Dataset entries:
/---

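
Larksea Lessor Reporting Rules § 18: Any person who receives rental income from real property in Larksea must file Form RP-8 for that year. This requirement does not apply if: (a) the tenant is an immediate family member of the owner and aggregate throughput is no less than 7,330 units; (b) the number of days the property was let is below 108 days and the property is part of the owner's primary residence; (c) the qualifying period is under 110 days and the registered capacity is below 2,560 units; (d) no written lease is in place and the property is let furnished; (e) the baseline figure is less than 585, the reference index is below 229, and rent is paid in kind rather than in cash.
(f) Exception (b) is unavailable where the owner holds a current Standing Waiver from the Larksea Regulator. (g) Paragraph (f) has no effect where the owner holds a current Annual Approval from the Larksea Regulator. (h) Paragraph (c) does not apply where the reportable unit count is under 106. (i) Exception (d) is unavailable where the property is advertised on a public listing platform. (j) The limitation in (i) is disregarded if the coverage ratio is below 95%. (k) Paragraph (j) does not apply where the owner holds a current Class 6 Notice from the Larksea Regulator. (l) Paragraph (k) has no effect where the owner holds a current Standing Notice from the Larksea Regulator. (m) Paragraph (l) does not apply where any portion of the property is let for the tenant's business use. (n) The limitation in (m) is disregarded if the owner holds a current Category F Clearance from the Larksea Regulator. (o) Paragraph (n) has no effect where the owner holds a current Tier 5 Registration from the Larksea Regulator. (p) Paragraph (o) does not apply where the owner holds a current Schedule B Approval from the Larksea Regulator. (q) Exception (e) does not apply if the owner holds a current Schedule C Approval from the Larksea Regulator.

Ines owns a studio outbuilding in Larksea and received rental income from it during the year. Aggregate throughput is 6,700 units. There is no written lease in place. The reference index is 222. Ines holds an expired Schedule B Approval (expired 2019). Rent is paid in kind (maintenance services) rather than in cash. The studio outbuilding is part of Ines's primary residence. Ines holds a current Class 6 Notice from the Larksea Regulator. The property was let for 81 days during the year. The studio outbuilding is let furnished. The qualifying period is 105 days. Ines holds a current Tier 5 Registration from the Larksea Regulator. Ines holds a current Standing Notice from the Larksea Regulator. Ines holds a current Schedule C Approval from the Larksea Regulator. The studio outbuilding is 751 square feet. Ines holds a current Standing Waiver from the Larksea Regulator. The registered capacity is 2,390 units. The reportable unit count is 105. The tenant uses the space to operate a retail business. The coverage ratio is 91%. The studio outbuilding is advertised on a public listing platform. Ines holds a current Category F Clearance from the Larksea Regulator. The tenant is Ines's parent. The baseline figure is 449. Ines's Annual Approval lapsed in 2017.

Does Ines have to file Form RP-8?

Yes — Ines must file Form RP-8.

Exception (a) fails — aggregate throughput is 6,700 units, short of 7,330 units.
Exception (b) is satisfied on its face — the number of days the property was let is 81 days, below the 108 days limit; the studio outbuilding is part of the primary residence. However, paragraphs (f)–(g) must be considered: (f) operates against (b): a current Standing Waiver is held. (g) is inapplicable (there is no Annual Approval in force), so (f) stands. So (b) is unavailable.
Exception (c): the qualifying period is 105 days, under the 110 days limit; the registered capacity is 2,390 units, below the 2,560 units limit — every condition holds. Turning to paragraph (h): (h) is triggered — the reportable unit count is 105, under the 106 limit. So (c) is unavailable.
Exception (d) is satisfied on its face — there is no written lease; the property is let furnished. However, paragraphs (i)–(p) must be considered: (i) operates against (d): the property is publicly advertised. (j) applies (the coverage ratio is 91%, below the 95% limit), but is itself disapplied by (k): (k) operates against (j): a current Class 6 Notice is held. (l) would limit (k) — a current Standing Notice is held — but (m) sets (l) aside: (m) operates — the space is let for business use. (n) applies (a current Category F Clearance is held), but yields to (o): (o) operates against (n): a current Tier 5 Registration is held. (p), which would lift (o), does not operate here — no current Schedule B Approval is held. (d) is therefore removed.
Exception (e) is satisfied on its face — the baseline figure is 449, less than the 585 limit; the reference index is 222, below the 229 limit; rent is paid in kind. But: (q) operates against (e): a current Schedule C Approval is held. Exception (e) does not apply.
No exception is made out. Ines falls within the general rule.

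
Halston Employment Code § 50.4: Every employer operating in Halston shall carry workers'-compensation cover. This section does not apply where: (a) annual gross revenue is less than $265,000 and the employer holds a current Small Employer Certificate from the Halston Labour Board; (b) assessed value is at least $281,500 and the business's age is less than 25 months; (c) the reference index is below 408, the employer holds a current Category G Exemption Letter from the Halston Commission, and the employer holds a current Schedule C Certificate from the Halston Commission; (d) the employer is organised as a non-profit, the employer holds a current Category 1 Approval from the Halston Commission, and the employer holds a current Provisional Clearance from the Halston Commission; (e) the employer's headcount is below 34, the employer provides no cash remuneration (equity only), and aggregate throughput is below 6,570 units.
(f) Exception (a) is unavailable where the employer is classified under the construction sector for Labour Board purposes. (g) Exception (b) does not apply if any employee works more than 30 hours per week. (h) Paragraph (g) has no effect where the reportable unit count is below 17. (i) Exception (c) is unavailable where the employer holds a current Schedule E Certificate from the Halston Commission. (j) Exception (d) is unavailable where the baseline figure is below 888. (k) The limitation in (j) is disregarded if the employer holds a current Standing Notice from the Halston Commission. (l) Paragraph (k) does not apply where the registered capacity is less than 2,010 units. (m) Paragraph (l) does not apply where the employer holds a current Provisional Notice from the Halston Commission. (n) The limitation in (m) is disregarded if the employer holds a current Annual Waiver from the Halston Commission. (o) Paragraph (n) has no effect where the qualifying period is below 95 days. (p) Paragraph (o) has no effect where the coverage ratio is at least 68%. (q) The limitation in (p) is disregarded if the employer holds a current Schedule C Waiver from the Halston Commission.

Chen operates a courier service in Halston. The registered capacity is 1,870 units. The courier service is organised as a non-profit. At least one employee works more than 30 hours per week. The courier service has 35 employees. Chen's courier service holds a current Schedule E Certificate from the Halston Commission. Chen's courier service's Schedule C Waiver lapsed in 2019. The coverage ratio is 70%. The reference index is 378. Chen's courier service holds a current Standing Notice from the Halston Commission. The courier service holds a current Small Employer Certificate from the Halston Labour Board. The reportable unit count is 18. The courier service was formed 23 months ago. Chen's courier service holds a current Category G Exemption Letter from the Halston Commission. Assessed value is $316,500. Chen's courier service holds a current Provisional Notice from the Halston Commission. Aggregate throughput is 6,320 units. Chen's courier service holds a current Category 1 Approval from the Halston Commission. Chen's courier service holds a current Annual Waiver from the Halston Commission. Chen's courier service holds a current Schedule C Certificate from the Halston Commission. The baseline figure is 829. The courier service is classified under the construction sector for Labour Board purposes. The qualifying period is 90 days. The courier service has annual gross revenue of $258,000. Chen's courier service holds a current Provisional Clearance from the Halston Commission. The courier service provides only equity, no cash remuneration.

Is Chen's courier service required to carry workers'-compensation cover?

Yes — Chen's courier service must carry workers'-compensation cover.

Exception (a): annual gross revenue is $258,000, less than the $265,000 limit; a current Small Employer Certificate is held — every condition holds. But applying paragraph (f): (f) operates against (a): the courier service is classified under the construction sector. So (a) is unavailable.
Exception (b) is satisfied on its face — assessed value is $316,500, meeting the $281,500 threshold; the business's age is 23 months, less than the 25 months limit. However, paragraphs (g)–(h) must be considered: (g) operates — at least one employee exceeds 30 hours/week. (h), which would lift (g), is inapplicable — the reportable unit count is 18, not below 17. Exception (b) does not apply.
Exception (c)'s conditions are all satisfied: the reference index is 378, below the 408 limit; a current Category G Exemption Letter is held; a current Schedule C Certificate is held. Turning to paragraph (i): (i) operates against (c): a current Schedule E Certificate is held. (c) is therefore removed.
Exception (d): the employer is a non-profit; a current Category 1 Approval is held; a current Provisional Clearance is held — every condition holds. But applying paragraphs (j)–(q): (j) is engaged — the baseline figure is 829, below the 888 limit. (k) would limit (j) — a current Standing Notice is held — but (l) sets (k) aside: (l) is engaged — the registered capacity is 1,870 units, less than the 2,010 units limit. (m) would limit (l) — a current Provisional Notice is held — but (n) sets (m) aside: (n) applies — a current Annual Waiver is held. (o) would limit (n) — the qualifying period is 90 days, below the 95 days limit — but (p) sets (o) aside: (p) applies — the coverage ratio is 70%, meeting the 68% threshold. (q) is inapplicable (the Schedule C Waiver is not current), so (p) stands. (d) is therefore removed.
Exception (e) requires that the employer's headcount is below 34; but the employer's headcount is 35, not below 34, so (e) is unavailable.
No exception displaces § 50.4.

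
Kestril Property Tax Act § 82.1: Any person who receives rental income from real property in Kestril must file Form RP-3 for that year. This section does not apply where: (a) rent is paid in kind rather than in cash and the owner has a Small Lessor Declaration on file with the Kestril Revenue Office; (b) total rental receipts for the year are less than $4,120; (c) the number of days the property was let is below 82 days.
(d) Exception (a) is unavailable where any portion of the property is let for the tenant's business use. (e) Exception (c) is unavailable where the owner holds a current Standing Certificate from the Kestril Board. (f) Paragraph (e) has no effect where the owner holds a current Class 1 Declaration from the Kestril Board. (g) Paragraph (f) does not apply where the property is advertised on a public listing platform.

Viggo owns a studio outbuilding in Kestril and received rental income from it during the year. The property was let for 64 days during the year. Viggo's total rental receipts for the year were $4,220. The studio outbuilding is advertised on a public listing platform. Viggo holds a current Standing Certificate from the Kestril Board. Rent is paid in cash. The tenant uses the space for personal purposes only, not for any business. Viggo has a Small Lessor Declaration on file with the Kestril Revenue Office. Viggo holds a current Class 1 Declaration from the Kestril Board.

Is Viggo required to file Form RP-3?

Exception (a) does not apply: rent is paid in cash.
Exception (b) does not apply: total rental receipts for the year are $4,220, not less than $4,120.
Exception (c)'s conditions are all satisfied: the number of days the property was let is 64 days, below the 82 days limit. Turning to paragraphs (e)–(g): (e) operates against (c): a current Standing Certificate is held. (f) applies (a current Class 1 Declaration is held), but is displaced by (g): (g) applies — the property is publicly advertised. Exception (c) does not apply.
No exception displaces § 82.1.

Yes — Viggo must file Form RP-3.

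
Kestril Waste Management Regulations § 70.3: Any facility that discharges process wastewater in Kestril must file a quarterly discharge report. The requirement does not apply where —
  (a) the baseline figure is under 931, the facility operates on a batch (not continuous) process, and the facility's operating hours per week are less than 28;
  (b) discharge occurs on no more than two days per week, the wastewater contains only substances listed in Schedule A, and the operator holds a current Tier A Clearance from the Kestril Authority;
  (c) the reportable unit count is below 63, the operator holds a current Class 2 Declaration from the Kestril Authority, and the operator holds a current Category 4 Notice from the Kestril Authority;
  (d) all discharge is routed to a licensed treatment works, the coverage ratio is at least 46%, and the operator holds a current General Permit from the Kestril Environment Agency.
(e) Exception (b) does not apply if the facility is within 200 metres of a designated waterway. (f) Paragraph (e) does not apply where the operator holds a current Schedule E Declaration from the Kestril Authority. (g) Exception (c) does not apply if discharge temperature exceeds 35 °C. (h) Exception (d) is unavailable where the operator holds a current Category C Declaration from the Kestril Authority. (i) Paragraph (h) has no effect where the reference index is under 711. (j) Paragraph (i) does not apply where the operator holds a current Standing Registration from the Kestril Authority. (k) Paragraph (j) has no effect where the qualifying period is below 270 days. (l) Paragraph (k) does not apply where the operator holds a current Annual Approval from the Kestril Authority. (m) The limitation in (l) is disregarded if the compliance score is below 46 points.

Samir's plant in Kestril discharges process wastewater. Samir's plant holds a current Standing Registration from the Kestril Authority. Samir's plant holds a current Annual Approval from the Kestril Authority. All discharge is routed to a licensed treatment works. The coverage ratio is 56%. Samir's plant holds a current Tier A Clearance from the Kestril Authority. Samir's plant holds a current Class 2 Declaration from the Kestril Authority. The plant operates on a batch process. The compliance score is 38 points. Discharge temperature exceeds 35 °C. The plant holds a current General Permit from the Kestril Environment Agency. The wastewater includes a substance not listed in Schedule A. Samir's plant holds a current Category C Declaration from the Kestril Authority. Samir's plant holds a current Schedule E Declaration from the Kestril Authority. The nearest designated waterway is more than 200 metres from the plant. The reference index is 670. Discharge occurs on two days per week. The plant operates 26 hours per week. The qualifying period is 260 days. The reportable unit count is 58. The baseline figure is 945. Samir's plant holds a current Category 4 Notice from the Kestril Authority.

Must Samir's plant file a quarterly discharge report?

No — exception (d) applies; Samir's plant is not required to file a quarterly discharge report.

Exception (a) fails — the baseline figure is 945, not under 931.
Exception (b) requires that the wastewater contains only substances listed in Schedule A; but the wastewater includes a non-Schedule-A substance, so (b) is unavailable.
Exception (c)'s conditions are all satisfied: the reportable unit count is 58, below the 63 limit; a current Class 2 Declaration is held; a current Category 4 Notice is held. But applying paragraph (g): (g) applies — discharge temperature exceeds 35 °C. So (c) is unavailable.
Exception (d)'s conditions are all satisfied: discharge is routed to a licensed treatment works; the coverage ratio is 56%, meeting the 46% threshold; a current General Permit is held. As to paragraphs (h)–(m): (h) is triggered (a current Category C Declaration is held), but is overridden by (i): (i) applies — the reference index is 670, under the 711 limit. (j) would limit (i) — a current Standing Registration is held — but (k) sets (j) aside: (k) operates — the qualifying period is 260 days, below the 270 days limit. (l) would limit (k) — a current Annual Approval is held — but (m) sets (l) aside: (m) operates against (l): the compliance score is 38 points, below the 46 points limit. (d) remains available.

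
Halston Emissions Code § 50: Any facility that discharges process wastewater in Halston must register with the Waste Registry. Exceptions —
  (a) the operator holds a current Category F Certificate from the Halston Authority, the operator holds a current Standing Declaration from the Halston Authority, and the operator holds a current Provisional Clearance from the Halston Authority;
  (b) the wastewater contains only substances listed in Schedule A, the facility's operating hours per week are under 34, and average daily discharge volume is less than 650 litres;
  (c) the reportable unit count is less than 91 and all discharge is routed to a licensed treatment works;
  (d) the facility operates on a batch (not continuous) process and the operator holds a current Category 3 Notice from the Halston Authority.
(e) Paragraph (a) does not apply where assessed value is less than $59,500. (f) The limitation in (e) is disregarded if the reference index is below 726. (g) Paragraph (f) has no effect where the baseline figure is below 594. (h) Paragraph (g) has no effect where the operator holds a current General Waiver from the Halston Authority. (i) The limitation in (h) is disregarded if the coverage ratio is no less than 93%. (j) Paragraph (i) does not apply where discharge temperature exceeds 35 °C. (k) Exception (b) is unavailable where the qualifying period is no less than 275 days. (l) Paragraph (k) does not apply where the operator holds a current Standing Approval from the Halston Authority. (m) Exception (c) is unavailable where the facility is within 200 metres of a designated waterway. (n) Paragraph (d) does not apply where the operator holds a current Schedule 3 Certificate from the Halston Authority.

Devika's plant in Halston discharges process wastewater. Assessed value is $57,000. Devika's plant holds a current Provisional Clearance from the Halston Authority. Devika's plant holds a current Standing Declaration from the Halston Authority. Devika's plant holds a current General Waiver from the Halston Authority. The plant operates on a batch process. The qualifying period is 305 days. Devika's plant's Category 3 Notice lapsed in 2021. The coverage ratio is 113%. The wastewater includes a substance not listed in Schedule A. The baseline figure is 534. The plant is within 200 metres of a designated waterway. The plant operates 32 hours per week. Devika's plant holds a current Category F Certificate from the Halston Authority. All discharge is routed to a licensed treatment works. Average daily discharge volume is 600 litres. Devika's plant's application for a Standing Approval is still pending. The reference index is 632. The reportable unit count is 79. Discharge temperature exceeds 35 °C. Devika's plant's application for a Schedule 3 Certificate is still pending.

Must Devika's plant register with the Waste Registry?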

\---

WORK INSTRUCTION:
Count how many lines of the entries contain the word "Registry", and respond with that count only.

ANSWER TO THIS TASK:
2